About this exercise:
Every line in the data below from the one containing "Imaging | 1 | 2 | 15 |" down to the one containing "analysis | 4 | 9 | 14 |", both included, must be retyped exactly; no other line is to appear.

Records to process:
=====

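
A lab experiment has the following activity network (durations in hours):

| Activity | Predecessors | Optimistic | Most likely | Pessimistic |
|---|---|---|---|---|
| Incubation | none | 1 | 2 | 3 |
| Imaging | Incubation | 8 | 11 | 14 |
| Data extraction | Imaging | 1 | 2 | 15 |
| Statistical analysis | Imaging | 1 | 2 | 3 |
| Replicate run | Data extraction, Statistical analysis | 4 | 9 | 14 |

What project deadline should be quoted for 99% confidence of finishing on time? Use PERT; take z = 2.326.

te_Incubation = (1 + 4·2 + 3)/6 = 12/6 = 2; σ²_Incubation = ((3−1)/6)² = 0.111
te_Imaging = (8 + 4·11 + 14)/6 = 66/6 = 11; σ²_Imaging = ((14−8)/6)² = 1.000
te_Data extraction = (1 + 4·2 + 15)/6 = 24/6 = 4; σ²_Data extraction = ((15−1)/6)² = 5.444
te_Statistical analysis = (1 + 4·2 + 3)/6 = 12/6 = 2; σ²_Statistical analysis = ((3−1)/6)² = 0.111
te_Replicate run = (4 + 4·9 + 14)/6 = 54/6 = 9; σ²_Replicate run = ((14−4)/6)² = 2.778

Forward pass:
ES_Incubation = 0; EF_Incubation = 2
ES_Imaging = 2; EF_Imaging = 2+11 = 13
ES_Data extraction = 13; EF_Data extraction = 13+4 = 17
ES_Statistical analysis = 13; EF_Statistical analysis = 13+2 = 15
ES_Replicate run = max(EF_Data extraction=17, EF_Statistical analysis=15) = 17; EF_Replicate run = 17+9 = 26
Expected project duration μ = 26 hours. Critical path: Incubation → Imaging → Data extraction → Replicate run.

Variance along critical path = 0.111 + 1.000 + 5.444 + 2.778 = 9.333; σ = 3.055 hours.
D = μ + z·σ = 26 + 2.326·3.055 = 33.1 hours

33.1 hours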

=====

Response for this exercise:
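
| Data extraction | Imaging | 1 | 2 | 15 |
| Statistical analysis | Imaging | 1 | 2 | 3 |
| Replicate run | Data extraction, Statistical analysis | 4 | 9 | 14 |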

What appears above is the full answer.